Requirement: Using the records below, output the stretch that opens with the line containing "Consider the following 5-sequence" and closes with the line containing "An undergraduate lab", exactly and including both lines, with nothing more.

Dataset records:
<<<<
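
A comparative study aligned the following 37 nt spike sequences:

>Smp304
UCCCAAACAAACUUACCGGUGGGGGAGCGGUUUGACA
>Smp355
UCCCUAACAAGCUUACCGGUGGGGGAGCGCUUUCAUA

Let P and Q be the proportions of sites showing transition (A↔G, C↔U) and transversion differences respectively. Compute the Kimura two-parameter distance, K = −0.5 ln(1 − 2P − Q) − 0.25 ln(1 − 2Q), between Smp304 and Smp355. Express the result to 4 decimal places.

0.1491

Differing sites — 5:A/U (Tv); 11:A/G (Ti); 30:G/C (Tv); 34:G/C (Tv); 36:C/U (Ti).
Of the 5 differences, 2 transitions and 3 transversions over 37 sites: P = 2/37 = 0.054054, Q = 3/37 = 0.081081.
d = −0.5·ln(0.810811) − 0.25·ln(0.837838) = −0.5·(-0.209720) − 0.25·(-0.176931) = 0.1491.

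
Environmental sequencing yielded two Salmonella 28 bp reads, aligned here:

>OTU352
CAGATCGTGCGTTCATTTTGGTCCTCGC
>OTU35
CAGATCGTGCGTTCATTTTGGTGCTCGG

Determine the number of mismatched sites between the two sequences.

2

The sequences differ at positions 23 (C/G), 28 (C/G).
That gives 2 mismatches out of 28 aligned sites, so the Hamming distance is 2.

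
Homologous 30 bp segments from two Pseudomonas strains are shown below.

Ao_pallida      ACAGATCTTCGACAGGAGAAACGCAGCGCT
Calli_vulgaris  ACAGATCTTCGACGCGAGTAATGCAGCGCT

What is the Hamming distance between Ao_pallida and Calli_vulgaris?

Differing sites — 14:A/G; 15:G/C; 19:A/T; 22:C/T.
That gives 4 mismatches out of 30 aligned sites, so the Hamming distance is 4.

4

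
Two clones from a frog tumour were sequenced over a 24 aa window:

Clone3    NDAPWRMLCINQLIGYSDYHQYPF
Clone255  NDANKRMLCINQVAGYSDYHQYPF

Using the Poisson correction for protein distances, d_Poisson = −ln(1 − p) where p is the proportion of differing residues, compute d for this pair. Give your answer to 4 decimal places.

0.1823

Differing sites — 4:P/N; 5:W/K; 13:L/V; 14:I/A.
p = 4/24 = 0.166667.
d = −ln(1 − 0.166667) = −ln(0.833333) = 0.1823.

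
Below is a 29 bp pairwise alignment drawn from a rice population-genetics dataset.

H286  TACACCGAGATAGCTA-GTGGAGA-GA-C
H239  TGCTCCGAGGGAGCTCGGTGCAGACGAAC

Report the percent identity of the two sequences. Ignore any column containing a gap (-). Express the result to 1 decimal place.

76.9%

Excluding the 3 gap columns leaves 26 comparable sites.
Mismatches occur at site 2 (A↔G), site 4 (A↔T), site 10 (A↔G), site 11 (T↔G), site 16 (A↔C), site 21 (G↔C).
20 of the 26 comparable sites match, so the percent identity is 20/26 × 100 = 76.9%.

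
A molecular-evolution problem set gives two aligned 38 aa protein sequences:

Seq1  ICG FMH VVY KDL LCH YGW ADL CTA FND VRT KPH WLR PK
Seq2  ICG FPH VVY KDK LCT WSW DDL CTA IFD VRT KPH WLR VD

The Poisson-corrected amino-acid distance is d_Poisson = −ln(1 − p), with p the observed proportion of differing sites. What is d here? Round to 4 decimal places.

Differing sites — 5:M/P; 12:L/K; 15:H/T; 16:Y/W; 17:G/S; 19:A/D; 25:F/I; 26:N/F; 37:P/V; 38:K/D.
p = 10/38 = 0.263158.
d = −ln(1 − 0.263158) = −ln(0.736842) = 0.3054.

0.3054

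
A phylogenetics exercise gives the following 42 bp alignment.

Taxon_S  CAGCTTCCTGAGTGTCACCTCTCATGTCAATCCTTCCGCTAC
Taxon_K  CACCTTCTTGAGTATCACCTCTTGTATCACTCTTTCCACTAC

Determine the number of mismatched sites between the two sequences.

Mismatches occur at site 3 (G/C), site 8 (C/T), site 14 (G/A), site 23 (C/T), site 24 (A/G), site 26 (G/A), site 30 (A/C), site 33 (C/T), site 38 (G/A).
That gives 9 mismatches out of 42 aligned sites, so the Hamming distance is 9.

9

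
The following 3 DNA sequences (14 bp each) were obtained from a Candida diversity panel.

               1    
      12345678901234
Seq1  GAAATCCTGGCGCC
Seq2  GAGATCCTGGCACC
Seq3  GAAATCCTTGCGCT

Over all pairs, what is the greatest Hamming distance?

4

Pairwise Hamming distances:
  Seq1 vs Seq2: 2
  Seq1 vs Seq3: 2
  Seq2 vs Seq3: 4
The largest is 4, between Seq2 and Seq3.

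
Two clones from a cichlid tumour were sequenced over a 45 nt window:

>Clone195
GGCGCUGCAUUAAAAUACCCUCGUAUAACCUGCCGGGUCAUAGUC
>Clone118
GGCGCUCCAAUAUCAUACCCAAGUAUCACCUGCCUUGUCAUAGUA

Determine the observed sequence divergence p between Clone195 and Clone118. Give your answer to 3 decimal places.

Mismatches occur at site 7 (G/C), site 10 (U/A), site 13 (A/U), site 14 (A/C), site 21 (U/A), site 22 (C/A), site 27 (A/C), site 35 (G/U), site 36 (G/U), site 45 (C/A).
There are 10 differences over 45 sites, so p = 10/45 = 0.222.

0.222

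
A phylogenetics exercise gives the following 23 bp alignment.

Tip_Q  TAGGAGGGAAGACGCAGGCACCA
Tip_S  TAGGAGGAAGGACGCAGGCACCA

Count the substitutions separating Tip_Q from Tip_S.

2

Mismatches occur at site 8 (G→A), site 10 (A→G).
That gives 2 mismatches out of 23 aligned sites, so the Hamming distance is 2.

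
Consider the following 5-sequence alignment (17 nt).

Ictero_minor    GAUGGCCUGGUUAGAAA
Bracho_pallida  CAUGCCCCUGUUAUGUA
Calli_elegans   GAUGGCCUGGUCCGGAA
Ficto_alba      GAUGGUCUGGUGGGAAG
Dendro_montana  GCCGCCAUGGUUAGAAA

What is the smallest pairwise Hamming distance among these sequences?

3

Pairwise Hamming distances:
  Ictero_minor vs Bracho_pallida: 7
  Ictero_minor vs Calli_elegans: 3
  Ictero_minor vs Ficto_alba: 4
  Ictero_minor vs Dendro_montana: 4
  Bracho_pallida vs Calli_elegans: 8
  Bracho_pallida vs Ficto_alba: 11
  Bracho_pallida vs Dendro_montana: 9
  Calli_elegans vs Ficto_alba: 5
  Calli_elegans vs Dendro_montana: 7
  Ficto_alba vs Dendro_montana: 8
The smallest is 3, between Ictero_minor and Calli_elegans.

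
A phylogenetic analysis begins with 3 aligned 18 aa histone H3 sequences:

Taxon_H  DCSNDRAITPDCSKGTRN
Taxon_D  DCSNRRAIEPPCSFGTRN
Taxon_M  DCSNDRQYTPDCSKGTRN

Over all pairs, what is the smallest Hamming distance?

Pairwise Hamming distances:
  Taxon_H vs Taxon_D: 4
  Taxon_H vs Taxon_M: 2
  Taxon_D vs Taxon_M: 6
The smallest is 2, between Taxon_H and Taxon_M.

2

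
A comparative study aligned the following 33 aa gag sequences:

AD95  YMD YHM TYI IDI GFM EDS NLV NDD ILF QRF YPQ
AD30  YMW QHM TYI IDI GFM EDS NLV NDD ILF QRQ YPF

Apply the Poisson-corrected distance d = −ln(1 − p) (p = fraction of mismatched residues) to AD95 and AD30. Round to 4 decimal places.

The sequences differ at positions 3 (D/W), 4 (Y/Q), 30 (F/Q), 33 (Q/F).
p = 4/33 = 0.121212.
d = −ln(1 − 0.121212) = −ln(0.878788) = 0.1292.

0.1292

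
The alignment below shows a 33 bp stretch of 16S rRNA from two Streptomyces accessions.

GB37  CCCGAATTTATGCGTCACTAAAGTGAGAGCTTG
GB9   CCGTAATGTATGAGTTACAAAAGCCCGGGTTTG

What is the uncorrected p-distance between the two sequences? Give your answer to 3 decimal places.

0.333

Differing sites — 3:C/G; 4:G/T; 8:T/G; 13:C/A; 16:C/T; 19:T/A; 24:T/C; 25:G/C; 26:A/C; 28:A/G; 30:C/T.
There are 11 differences over 33 sites, so p = 11/33 = 0.333.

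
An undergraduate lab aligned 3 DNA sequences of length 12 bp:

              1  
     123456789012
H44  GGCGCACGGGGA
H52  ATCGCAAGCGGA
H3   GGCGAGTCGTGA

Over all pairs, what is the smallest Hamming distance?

4

Pairwise Hamming distances:
  H44 vs H52: 4
  H44 vs H3: 5
  H52 vs H3: 8
The smallest is 4, between H44 and H52.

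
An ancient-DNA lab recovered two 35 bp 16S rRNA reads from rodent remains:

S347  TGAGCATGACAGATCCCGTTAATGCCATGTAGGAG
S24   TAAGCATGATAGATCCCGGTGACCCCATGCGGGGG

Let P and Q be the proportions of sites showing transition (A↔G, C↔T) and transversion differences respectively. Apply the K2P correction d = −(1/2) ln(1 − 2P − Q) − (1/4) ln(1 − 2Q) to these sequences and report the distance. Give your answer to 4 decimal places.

0.3358

The sequences differ at positions 2 (G/A, transition), 10 (C/T, transition), 19 (T/G, transversion), 21 (A/G, transition), 23 (T/C, transition), 24 (G/C, transversion), 30 (T/C, transition), 31 (A/G, transition), 34 (A/G, transition).
Of the 9 differences, 7 transitions and 2 transversions over 35 sites: P = 7/35 = 0.200000, Q = 2/35 = 0.057143.
d = −0.5·ln(0.542857) − 0.25·ln(0.885714) = −0.5·(-0.610909) − 0.25·(-0.121361) = 0.3358.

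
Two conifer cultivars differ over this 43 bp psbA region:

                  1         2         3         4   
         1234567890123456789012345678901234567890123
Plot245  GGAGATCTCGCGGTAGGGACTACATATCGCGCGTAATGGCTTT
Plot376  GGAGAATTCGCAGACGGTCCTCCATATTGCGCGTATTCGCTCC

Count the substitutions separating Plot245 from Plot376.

13

Differing sites — 6:T/A; 7:C/T; 12:G/A; 14:T/A; 15:A/C; 18:G/T; 19:A/C; 22:A/C; 28:C/T; 36:A/T; 38:G/C; 42:T/C; 43:T/C.
That gives 13 mismatches out of 43 aligned sites, so the Hamming distance is 13.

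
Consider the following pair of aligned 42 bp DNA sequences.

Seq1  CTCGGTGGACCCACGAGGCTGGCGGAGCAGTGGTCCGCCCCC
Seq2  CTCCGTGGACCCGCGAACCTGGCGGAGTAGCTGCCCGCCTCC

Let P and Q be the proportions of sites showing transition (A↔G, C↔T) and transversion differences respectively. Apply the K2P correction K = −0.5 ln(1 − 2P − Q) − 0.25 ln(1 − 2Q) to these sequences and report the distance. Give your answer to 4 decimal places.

Differing sites — 4:G/C (Tv); 13:A/G (Ti); 17:G/A (Ti); 18:G/C (Tv); 28:C/T (Ti); 31:T/C (Ti); 32:G/T (Tv); 34:T/C (Ti); 40:C/T (Ti).
Of the 9 differences, 6 transitions and 3 transversions over 42 sites: P = 6/42 = 0.142857, Q = 3/42 = 0.071429.
d = −0.5·ln(0.642857) − 0.25·ln(0.857142) = −0.5·(-0.441833) − 0.25·(-0.154152) = 0.2595.

0.2595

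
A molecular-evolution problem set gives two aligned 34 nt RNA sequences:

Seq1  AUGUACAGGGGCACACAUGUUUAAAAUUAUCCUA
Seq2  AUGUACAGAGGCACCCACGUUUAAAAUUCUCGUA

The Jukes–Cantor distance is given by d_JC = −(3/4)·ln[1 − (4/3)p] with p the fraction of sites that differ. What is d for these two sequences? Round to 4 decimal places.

Mismatches occur at site 9 (G/A), site 15 (A/C), site 18 (U/C), site 29 (A/C), site 32 (C/G).
p = 5/34 = 0.147059.
d = −0.75 · ln(1 − (4/3)·0.147059) = −0.75 · ln(0.803921) = −0.75 · (-0.218254) = 0.1637.

0.1637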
>>>>
Your solution:
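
Consider the following 5-sequence alignment (17 nt).

Ictero_minor    GAUGGCCUGGUUAGAAA
Bracho_pallida  CAUGCCCCUGUUAUGUA
Calli_elegans   GAUGGCCUGGUCCGGAA
Ficto_alba      GAUGGUCUGGUGGGAAG
Dendro_montana  GCCGCCAUGGUUAGAAA

What is the smallest pairwise Hamming distance among these sequences?

3

Pairwise Hamming distances:
  Ictero_minor vs Bracho_pallida: 7
  Ictero_minor vs Calli_elegans: 3
  Ictero_minor vs Ficto_alba: 4
  Ictero_minor vs Dendro_montana: 4
  Bracho_pallida vs Calli_elegans: 8
  Bracho_pallida vs Ficto_alba: 11
  Bracho_pallida vs Dendro_montana: 9
  Calli_elegans vs Ficto_alba: 5
  Calli_elegans vs Dendro_montana: 7
  Ficto_alba vs Dendro_montana: 8
The smallest is 3, between Ictero_minor and Calli_elegans.

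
A phylogenetic analysis begins with 3 aligned 18 aa histone H3 sequences:

Taxon_H  DCSNDRAITPDCSKGTRN
Taxon_D  DCSNRRAIEPPCSFGTRN
Taxon_M  DCSNDRQYTPDCSKGTRN

Over all pairs, what is the smallest Hamming distance?

Pairwise Hamming distances:
  Taxon_H vs Taxon_D: 4
  Taxon_H vs Taxon_M: 2
  Taxon_D vs Taxon_M: 6
The smallest is 2, between Taxon_H and Taxon_M.

2

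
A comparative study aligned the following 33 aa gag sequences:

AD95  YMD YHM TYI IDI GFM EDS NLV NDD ILF QRF YPQ
AD30  YMW QHM TYI IDI GFM EDS NLV NDD ILF QRQ YPF

Apply the Poisson-corrected distance d = −ln(1 − p) (p = fraction of mismatched residues) to AD95 and AD30. Round to 4 decimal places.

The sequences differ at positions 3 (D/W), 4 (Y/Q), 30 (F/Q), 33 (Q/F).
p = 4/33 = 0.121212.
d = −ln(1 − 0.121212) = −ln(0.878788) = 0.1292.

0.1292

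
The alignment below shows a 33 bp stretch of 16S rRNA from two Streptomyces accessions.

GB37  CCCGAATTTATGCGTCACTAAAGTGAGAGCTTG
GB9   CCGTAATGTATGAGTTACAAAAGCCCGGGTTTG

What is the uncorrected p-distance between the two sequences? Give your answer to 3 decimal places.

0.333

Differing sites — 3:C/G; 4:G/T; 8:T/G; 13:C/A; 16:C/T; 19:T/A; 24:T/C; 25:G/C; 26:A/C; 28:A/G; 30:C/T.
There are 11 differences over 33 sites, so p = 11/33 = 0.333.

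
An undergraduate lab aligned 3 DNA sequences of length 12 bp: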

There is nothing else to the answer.